* **ACTION ITEM**
Of the lines in the data below, write out exactly those from the one holding "if (not (v +" through the one holding "Variables are mathematical", both included.

※

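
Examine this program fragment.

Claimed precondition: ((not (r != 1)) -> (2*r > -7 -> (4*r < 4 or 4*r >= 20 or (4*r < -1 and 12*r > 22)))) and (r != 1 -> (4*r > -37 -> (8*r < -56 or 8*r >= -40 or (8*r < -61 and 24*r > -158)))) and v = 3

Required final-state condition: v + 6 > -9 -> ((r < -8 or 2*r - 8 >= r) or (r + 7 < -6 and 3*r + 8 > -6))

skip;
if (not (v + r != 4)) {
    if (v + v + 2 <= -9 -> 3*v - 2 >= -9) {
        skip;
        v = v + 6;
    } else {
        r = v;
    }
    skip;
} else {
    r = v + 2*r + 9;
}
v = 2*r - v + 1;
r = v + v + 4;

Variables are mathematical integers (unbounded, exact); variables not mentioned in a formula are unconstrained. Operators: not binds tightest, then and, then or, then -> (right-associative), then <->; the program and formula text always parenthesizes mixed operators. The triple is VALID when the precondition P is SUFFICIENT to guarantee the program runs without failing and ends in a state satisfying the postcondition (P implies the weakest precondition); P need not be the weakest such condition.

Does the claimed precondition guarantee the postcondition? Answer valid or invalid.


Working backward. After the program, the postcondition v + 6 > -9 -> ((r < -8 or 2*r - 8 >= r) or (r + 7 < -6 and 3*r + 8 > -6)) must hold; in canonical form it is v > -15 -> (r < -8 or r >= 8 or (r < -13 and 3*r > -14)).
Before r := v + v + 4: v > -15 -> (2*v < -12 or 2*v >= 4 or (2*v < -17 and 6*v > -26))
Before v := 2*r - v + 1: 2*r > v - 16 -> (4*r < 2*v - 14 or 4*r >= 2*v + 2 or (4*r < 2*v - 19 and 12*r > 6*v - 32))
Then branch requires ((2*v <= -11 -> 3*v >= -7) -> (2*r > v - 10 -> (4*r < 2*v - 2 or 4*r >= 2*v + 14 or (4*r < 2*v - 7 and 12*r > 6*v + 4)))) and ((not (2*v <= -11 -> 3*v >= -7)) -> (v > -16 -> (2*v < -14 or 2*v >= 2 or (2*v < -19 and 6*v > -32)))); else branch requires 4*r + v > -34 -> (8*r + 2*v < -50 or 8*r + 2*v >= -34 or (8*r + 2*v < -55 and 24*r + 6*v > -140)).
Before the if: ((not (r + v != 4)) -> (((2*v <= -11 -> 3*v >= -7) -> (2*r > v - 10 -> (4*r < 2*v - 2 or 4*r >= 2*v + 14 or (4*r < 2*v - 7 and 12*r > 6*v + 4)))) and ((not (2*v <= -11 -> 3*v >= -7)) -> (v > -16 -> (2*v < -14 or 2*v >= 2 or (2*v < -19 and 6*v > -32)))))) and (r + v != 4 -> (4*r + v > -34 -> (8*r + 2*v < -50 or 8*r + 2*v >= -34 or (8*r + 2*v < -55 and 24*r + 6*v > -140))))
Before skip: ((not (r + v != 4)) -> (((2*v <= -11 -> 3*v >= -7) -> (2*r > v - 10 -> (4*r < 2*v - 2 or 4*r >= 2*v + 14 or (4*r < 2*v - 7 and 12*r > 6*v + 4)))) and ((not (2*v <= -11 -> 3*v >= -7)) -> (v > -16 -> (2*v < -14 or 2*v >= 2 or (2*v < -19 and 6*v > -32)))))) and (r + v != 4 -> (4*r + v > -34 -> (8*r + 2*v < -50 or 8*r + 2*v >= -34 or (8*r + 2*v < -55 and 24*r + 6*v > -140))))
The weakest precondition is ((not (r + v != 4)) -> (((2*v <= -11 -> 3*v >= -7) -> (2*r > v - 10 -> (4*r < 2*v - 2 or 4*r >= 2*v + 14 or (4*r < 2*v - 7 and 12*r > 6*v + 4)))) and ((not (2*v <= -11 -> 3*v >= -7)) -> (v > -16 -> (2*v < -14 or 2*v >= 2 or (2*v < -19 and 6*v > -32)))))) and (r + v != 4 -> (4*r + v > -34 -> (8*r + 2*v < -50 or 8*r + 2*v >= -34 or (8*r + 2*v < -55 and 24*r + 6*v > -140)))).
Check whether ((not (r != 1)) -> (2*r > -7 -> (4*r < 4 or 4*r >= 20 or (4*r < -1 and 12*r > 22)))) and (r != 1 -> (4*r > -37 -> (8*r < -56 or 8*r >= -40 or (8*r < -61 and 24*r > -158)))) and v = 3 implies it.
Every state satisfying the precondition satisfies the weakest precondition: the implication holds.
Answer: valid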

※

* **SOLUTION FOR THIS TASK**
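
if (not (v + r != 4)) {
    if (v + v + 2 <= -9 -> 3*v - 2 >= -9) {
        skip;
        v = v + 6;
    } else {
        r = v;
    }
    skip;
} else {
    r = v + 2*r + 9;
}
v = 2*r - v + 1;
r = v + v + 4;

Variables are mathematical integers (unbounded, exact); variables not mentioned in a formula are unconstrained. Operators: not binds tightest, then and, then or, then -> (right-associative), then <->; the program and formula text always parenthesizes mixed operators. The triple is VALID when the precondition P is SUFFICIENT to guarantee the program runs without failing and ends in a state satisfying the postcondition (P implies the weakest precondition); P need not be the weakest such condition.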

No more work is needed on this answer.